== Input ==
*** Begin section ***

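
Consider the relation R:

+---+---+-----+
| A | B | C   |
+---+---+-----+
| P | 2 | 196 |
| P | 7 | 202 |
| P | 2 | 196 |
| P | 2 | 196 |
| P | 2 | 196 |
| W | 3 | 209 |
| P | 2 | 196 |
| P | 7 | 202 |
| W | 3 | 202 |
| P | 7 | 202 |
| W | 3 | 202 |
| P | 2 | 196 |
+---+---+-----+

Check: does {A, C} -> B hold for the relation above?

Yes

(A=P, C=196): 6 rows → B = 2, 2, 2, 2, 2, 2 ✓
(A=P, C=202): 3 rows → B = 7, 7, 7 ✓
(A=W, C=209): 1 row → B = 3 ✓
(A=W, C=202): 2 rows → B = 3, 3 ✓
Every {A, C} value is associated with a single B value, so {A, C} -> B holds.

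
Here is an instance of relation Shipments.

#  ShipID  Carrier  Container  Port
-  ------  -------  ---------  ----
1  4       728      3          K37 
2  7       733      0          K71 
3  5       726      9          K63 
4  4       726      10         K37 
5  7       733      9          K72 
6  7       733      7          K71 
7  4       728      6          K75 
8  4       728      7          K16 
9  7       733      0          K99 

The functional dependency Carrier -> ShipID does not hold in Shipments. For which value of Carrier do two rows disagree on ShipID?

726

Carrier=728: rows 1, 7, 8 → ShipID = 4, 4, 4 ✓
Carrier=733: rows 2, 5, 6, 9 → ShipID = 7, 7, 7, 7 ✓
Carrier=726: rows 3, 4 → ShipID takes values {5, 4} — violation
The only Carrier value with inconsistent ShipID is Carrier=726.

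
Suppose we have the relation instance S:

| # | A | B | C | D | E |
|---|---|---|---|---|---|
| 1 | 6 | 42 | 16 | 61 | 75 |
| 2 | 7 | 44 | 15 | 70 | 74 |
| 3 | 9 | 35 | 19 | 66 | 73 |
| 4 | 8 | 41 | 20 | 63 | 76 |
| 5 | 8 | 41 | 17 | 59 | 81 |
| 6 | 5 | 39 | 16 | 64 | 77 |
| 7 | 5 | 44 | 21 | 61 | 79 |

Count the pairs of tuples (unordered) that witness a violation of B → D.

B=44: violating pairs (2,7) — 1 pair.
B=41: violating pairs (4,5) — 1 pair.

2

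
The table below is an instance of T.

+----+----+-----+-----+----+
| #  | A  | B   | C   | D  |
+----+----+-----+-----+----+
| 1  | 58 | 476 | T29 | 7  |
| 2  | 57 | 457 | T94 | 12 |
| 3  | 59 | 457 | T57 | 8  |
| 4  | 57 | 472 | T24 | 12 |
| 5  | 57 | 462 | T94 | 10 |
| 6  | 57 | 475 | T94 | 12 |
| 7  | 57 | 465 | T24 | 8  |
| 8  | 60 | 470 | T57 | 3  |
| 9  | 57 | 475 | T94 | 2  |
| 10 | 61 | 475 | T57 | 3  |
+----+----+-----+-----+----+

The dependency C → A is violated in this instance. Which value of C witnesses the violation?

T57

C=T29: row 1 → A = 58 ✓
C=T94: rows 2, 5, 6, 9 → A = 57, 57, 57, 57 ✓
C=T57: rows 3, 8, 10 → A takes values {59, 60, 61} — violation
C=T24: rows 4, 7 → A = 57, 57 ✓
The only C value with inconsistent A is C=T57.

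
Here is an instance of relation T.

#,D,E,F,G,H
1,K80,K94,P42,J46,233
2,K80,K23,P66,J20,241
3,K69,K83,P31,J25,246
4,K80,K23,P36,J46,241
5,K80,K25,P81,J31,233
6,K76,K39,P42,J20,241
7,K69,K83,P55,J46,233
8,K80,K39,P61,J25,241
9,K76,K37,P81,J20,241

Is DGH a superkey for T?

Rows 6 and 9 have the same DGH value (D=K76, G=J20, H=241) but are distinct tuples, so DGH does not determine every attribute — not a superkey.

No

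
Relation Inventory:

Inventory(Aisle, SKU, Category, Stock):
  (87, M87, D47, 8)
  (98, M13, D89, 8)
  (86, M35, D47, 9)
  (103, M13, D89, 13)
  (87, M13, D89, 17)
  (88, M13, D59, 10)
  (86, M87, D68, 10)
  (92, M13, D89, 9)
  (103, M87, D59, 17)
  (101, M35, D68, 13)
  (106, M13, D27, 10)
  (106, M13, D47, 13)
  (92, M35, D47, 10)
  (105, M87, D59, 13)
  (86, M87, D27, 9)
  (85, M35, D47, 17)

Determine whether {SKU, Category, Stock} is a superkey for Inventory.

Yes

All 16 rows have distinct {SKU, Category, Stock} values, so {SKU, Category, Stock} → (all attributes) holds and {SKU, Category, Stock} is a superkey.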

*** End section ***

== Action item ==
Considering the records line by line, how many lines hold the string "Here"? Say only the number.

== Reply to the exercise ==
2